**Exercise**
Each record should be written out exactly as it stands.

**Source material**
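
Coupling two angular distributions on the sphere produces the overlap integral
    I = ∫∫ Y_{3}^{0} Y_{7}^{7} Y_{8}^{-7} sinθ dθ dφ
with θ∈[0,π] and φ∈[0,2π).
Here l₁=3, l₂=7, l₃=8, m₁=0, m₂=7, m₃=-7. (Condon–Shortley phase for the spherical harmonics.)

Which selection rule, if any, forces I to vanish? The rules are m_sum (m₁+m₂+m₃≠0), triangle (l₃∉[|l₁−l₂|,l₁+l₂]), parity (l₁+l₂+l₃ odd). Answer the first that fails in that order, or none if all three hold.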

**Output of the exercise**
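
Coupling two angular distributions on the sphere produces the overlap integral
    I = ∫∫ Y_{3}^{0} Y_{7}^{7} Y_{8}^{-7} sinθ dθ dφ
with θ∈[0,π] and φ∈[0,2π).
Here l₁=3, l₂=7, l₃=8, m₁=0, m₂=7, m₃=-7. (Condon–Shortley phase for the spherical harmonics.)

Which selection rule, if any, forces I to vanish? The rules are m_sum (m₁+m₂+m₃≠0), triangle (l₃∉[|l₁−l₂|,l₁+l₂]), parity (l₁+l₂+l₃ odd). Answer the first that fails in that order, or none if all three hold.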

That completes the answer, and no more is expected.